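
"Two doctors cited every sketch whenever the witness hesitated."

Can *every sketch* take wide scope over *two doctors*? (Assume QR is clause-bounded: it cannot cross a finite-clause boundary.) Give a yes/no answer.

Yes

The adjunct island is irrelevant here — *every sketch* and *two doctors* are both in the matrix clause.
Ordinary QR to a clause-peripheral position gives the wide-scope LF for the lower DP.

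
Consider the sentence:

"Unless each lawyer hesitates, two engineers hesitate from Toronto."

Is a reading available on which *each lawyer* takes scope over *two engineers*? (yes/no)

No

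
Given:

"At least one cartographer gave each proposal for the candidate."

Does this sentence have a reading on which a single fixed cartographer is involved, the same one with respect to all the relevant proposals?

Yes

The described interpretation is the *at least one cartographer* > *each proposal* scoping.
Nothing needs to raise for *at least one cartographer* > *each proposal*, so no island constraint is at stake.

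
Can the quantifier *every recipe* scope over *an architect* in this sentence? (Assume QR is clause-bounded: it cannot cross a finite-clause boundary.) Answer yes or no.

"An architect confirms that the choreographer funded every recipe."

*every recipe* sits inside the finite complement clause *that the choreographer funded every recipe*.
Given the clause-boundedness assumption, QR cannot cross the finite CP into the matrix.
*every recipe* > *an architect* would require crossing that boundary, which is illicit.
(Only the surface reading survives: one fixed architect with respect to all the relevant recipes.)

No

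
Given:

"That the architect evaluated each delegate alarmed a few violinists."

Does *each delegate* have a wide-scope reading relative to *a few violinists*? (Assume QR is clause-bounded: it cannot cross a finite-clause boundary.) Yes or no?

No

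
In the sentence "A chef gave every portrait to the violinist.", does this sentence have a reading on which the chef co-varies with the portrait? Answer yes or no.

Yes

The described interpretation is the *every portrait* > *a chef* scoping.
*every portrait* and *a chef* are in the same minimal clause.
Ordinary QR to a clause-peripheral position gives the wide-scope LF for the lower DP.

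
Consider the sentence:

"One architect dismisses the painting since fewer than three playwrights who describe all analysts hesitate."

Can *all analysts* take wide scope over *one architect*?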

============

WHAT TO WORK ON: Could you output all of the records above exactly as given?

RESPONSE:
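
"Two doctors cited every sketch whenever the witness hesitated."

Can *every sketch* take wide scope over *two doctors*? (Assume QR is clause-bounded: it cannot cross a finite-clause boundary.) Give a yes/no answer.

Yes

The adjunct island is irrelevant here — *every sketch* and *two doctors* are both in the matrix clause.
Ordinary QR to a clause-peripheral position gives the wide-scope LF for the lower DP.

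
Consider the sentence:

"Unless each lawyer hesitates, two engineers hesitate from Toronto."

Is a reading available on which *each lawyer* takes scope over *two engineers*? (yes/no)

No

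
Given:

"At least one cartographer gave each proposal for the candidate."

Does this sentence have a reading on which a single fixed cartographer is involved, the same one with respect to all the relevant proposals?

Yes

The described interpretation is the *at least one cartographer* > *each proposal* scoping.
Nothing needs to raise for *at least one cartographer* > *each proposal*, so no island constraint is at stake.

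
Can the quantifier *every recipe* scope over *an architect* in this sentence? (Assume QR is clause-bounded: it cannot cross a finite-clause boundary.) Answer yes or no.

"An architect confirms that the choreographer funded every recipe."

*every recipe* sits inside the finite complement clause *that the choreographer funded every recipe*.
Given the clause-boundedness assumption, QR cannot cross the finite CP into the matrix.
*every recipe* > *an architect* would require crossing that boundary, which is illicit.
(Only the surface reading survives: one fixed architect with respect to all the relevant recipes.)

No

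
Given:

"That the architect evaluated each delegate alarmed a few violinists."

Does *each delegate* have a wide-scope reading relative to *a few violinists*? (Assume QR is clause-bounded: it cannot cross a finite-clause boundary.) Yes or no?

No

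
In the sentence "A chef gave every portrait to the violinist.", does this sentence have a reading on which the chef co-varies with the portrait? Answer yes or no.

Yes

The described interpretation is the *every portrait* > *a chef* scoping.
*every portrait* and *a chef* are in the same minimal clause.
Ordinary QR to a clause-peripheral position gives the wide-scope LF for the lower DP.

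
Consider the sentence:

"One architect dismisses the painting since fewer than three playwrights who describe all analysts hesitate."

Can *all analysts* take wide scope over *one architect*?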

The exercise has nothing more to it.